__Description of the task__:
An exact copy of the entries below is the expected answer.

__Input records__:
━━━

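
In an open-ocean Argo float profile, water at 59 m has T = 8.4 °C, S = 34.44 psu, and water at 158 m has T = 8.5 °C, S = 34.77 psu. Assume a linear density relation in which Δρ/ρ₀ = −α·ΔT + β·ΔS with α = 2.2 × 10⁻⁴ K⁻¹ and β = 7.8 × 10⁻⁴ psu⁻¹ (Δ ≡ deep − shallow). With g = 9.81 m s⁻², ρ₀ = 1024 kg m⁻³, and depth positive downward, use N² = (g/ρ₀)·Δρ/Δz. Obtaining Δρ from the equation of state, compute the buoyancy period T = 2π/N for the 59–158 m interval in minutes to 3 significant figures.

ΔT = +0.1 K, ΔS = +0.33 psu (deep − shallow).
Δρ/ρ₀ = −αΔT + βΔS = -2.20 × 10⁻⁵ + 2.574 × 10⁻⁴ = 2.354 × 10⁻⁴, so Δρ ≈ 0.2410 kg m⁻³.
N² = (g/ρ₀)·Δρ/Δz = g·(Δρ/ρ₀)/Δz = 9.81 × 2.354 × 10⁻⁴ / 99 = 2.3326 × 10⁻⁵ s⁻².
N = √(2.3326 × 10⁻⁵) = 4.8297 × 10⁻³ rad s⁻¹ → T = 2π/N = 1.3009 × 10³ s = 21.682 min ≈ 21.7 min.

21.7 min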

━━━

__Answer__:
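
In an open-ocean Argo float profile, water at 59 m has T = 8.4 °C, S = 34.44 psu, and water at 158 m has T = 8.5 °C, S = 34.77 psu. Assume a linear density relation in which Δρ/ρ₀ = −α·ΔT + β·ΔS with α = 2.2 × 10⁻⁴ K⁻¹ and β = 7.8 × 10⁻⁴ psu⁻¹ (Δ ≡ deep − shallow). With g = 9.81 m s⁻², ρ₀ = 1024 kg m⁻³, and depth positive downward, use N² = (g/ρ₀)·Δρ/Δz. Obtaining Δρ from the equation of state, compute the buoyancy period T = 2π/N for the 59–158 m interval in minutes to 3 significant figures.

ΔT = +0.1 K, ΔS = +0.33 psu (deep − shallow).
Δρ/ρ₀ = −αΔT + βΔS = -2.20 × 10⁻⁵ + 2.574 × 10⁻⁴ = 2.354 × 10⁻⁴, so Δρ ≈ 0.2410 kg m⁻³.
N² = (g/ρ₀)·Δρ/Δz = g·(Δρ/ρ₀)/Δz = 9.81 × 2.354 × 10⁻⁴ / 99 = 2.3326 × 10⁻⁵ s⁻².
N = √(2.3326 × 10⁻⁵) = 4.8297 × 10⁻³ rad s⁻¹ → T = 2π/N = 1.3009 × 10³ s = 21.682 min ≈ 21.7 min.

21.7 min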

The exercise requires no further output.